§ EXERCISE AIM
Print every line of the listing below, starting with the line that holds "Consider a product" and going on through the line that holds "Task 1 can start", both included, and print nothing else.

§ MATERIAL SUPPLIED
=-=-=

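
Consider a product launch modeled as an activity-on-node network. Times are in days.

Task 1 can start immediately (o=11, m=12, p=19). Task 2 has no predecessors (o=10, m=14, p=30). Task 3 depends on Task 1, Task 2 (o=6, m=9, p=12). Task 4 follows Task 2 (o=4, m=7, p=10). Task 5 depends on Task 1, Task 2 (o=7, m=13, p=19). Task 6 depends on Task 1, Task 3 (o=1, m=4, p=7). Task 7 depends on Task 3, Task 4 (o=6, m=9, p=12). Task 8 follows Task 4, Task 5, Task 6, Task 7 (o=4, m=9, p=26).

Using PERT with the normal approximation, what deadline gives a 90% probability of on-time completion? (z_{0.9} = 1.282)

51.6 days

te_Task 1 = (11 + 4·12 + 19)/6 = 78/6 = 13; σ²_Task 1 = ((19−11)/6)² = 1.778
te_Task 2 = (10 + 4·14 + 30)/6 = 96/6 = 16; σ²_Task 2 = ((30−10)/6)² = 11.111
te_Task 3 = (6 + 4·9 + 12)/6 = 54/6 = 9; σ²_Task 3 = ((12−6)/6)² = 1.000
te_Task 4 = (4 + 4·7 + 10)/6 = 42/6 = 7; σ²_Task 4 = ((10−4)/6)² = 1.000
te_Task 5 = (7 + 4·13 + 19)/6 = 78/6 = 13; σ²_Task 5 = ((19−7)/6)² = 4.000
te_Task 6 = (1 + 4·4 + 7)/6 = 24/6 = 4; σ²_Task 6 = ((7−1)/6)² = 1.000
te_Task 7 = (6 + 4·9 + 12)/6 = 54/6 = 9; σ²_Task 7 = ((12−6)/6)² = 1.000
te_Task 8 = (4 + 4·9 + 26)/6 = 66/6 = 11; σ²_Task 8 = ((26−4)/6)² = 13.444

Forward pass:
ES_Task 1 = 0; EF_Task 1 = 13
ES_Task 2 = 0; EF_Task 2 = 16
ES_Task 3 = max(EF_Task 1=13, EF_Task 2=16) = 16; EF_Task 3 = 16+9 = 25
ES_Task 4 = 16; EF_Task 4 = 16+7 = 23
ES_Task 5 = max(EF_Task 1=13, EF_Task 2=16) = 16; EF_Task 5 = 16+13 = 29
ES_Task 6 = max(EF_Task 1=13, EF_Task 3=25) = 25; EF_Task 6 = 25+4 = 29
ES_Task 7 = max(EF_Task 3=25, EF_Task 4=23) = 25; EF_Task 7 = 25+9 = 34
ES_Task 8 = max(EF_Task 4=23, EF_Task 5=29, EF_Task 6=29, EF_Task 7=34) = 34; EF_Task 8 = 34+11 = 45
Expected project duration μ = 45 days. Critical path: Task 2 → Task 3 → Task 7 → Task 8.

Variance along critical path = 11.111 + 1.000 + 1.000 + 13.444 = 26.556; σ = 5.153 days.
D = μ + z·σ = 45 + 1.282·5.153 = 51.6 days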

=-=-=

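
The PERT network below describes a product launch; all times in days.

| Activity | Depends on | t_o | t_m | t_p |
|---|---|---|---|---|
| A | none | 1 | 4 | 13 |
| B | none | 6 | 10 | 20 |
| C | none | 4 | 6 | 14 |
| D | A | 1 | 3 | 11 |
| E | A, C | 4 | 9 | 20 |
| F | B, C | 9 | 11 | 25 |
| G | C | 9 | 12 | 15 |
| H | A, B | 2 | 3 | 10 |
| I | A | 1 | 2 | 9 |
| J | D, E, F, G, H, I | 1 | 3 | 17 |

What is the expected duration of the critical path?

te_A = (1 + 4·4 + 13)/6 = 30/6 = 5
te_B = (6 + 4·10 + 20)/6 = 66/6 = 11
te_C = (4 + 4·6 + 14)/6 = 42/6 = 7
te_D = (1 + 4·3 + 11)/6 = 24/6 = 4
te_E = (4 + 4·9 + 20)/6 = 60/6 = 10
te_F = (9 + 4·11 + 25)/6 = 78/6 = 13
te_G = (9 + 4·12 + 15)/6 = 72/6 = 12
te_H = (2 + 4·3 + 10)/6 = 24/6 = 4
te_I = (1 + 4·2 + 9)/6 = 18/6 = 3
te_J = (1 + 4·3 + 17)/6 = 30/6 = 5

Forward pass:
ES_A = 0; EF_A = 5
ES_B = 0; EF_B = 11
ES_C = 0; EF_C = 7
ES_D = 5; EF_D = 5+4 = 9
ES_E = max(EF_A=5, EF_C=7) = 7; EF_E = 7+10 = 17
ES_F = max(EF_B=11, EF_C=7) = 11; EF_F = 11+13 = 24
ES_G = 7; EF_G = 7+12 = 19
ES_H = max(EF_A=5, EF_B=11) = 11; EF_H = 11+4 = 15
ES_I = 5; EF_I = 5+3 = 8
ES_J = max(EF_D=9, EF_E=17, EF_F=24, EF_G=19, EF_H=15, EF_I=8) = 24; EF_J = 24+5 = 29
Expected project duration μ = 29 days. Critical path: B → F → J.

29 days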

=-=-=

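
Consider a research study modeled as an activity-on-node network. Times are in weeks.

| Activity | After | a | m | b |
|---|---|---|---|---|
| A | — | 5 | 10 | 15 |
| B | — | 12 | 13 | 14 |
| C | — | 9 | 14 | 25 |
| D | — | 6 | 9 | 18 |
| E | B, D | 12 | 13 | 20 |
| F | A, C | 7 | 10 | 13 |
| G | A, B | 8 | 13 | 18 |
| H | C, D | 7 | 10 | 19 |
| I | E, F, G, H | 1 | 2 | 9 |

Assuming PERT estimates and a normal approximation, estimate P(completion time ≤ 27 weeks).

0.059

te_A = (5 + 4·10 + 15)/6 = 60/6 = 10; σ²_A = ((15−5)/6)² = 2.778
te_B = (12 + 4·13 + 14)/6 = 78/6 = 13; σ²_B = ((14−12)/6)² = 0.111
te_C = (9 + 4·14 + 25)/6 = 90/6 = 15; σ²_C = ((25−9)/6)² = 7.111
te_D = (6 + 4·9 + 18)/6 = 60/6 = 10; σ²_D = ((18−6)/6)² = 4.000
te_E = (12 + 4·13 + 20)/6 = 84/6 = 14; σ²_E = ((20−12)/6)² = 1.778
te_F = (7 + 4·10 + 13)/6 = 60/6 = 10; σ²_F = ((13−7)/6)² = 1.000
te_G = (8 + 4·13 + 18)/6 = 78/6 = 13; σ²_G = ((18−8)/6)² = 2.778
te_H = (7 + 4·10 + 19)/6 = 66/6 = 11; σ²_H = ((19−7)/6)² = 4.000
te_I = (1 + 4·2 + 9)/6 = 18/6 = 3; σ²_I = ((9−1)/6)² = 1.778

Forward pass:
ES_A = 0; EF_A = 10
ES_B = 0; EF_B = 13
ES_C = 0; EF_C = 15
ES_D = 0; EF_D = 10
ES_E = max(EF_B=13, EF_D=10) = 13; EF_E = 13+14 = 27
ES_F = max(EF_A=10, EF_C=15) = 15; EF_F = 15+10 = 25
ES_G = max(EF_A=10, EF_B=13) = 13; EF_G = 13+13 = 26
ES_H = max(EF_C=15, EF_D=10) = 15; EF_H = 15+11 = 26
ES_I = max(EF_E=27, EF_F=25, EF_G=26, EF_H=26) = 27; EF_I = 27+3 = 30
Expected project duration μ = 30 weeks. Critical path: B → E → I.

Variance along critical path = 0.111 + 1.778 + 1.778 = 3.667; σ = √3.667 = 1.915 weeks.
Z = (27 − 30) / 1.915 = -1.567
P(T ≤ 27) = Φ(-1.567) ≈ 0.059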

=-=-=

§ SOLUTION BELOW
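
Consider a product launch modeled as an activity-on-node network. Times are in days.

Task 1 can start immediately (o=11, m=12, p=19). Task 2 has no predecessors (o=10, m=14, p=30). Task 3 depends on Task 1, Task 2 (o=6, m=9, p=12). Task 4 follows Task 2 (o=4, m=7, p=10). Task 5 depends on Task 1, Task 2 (o=7, m=13, p=19). Task 6 depends on Task 1, Task 3 (o=1, m=4, p=7). Task 7 depends on Task 3, Task 4 (o=6, m=9, p=12). Task 8 follows Task 4, Task 5, Task 6, Task 7 (o=4, m=9, p=26).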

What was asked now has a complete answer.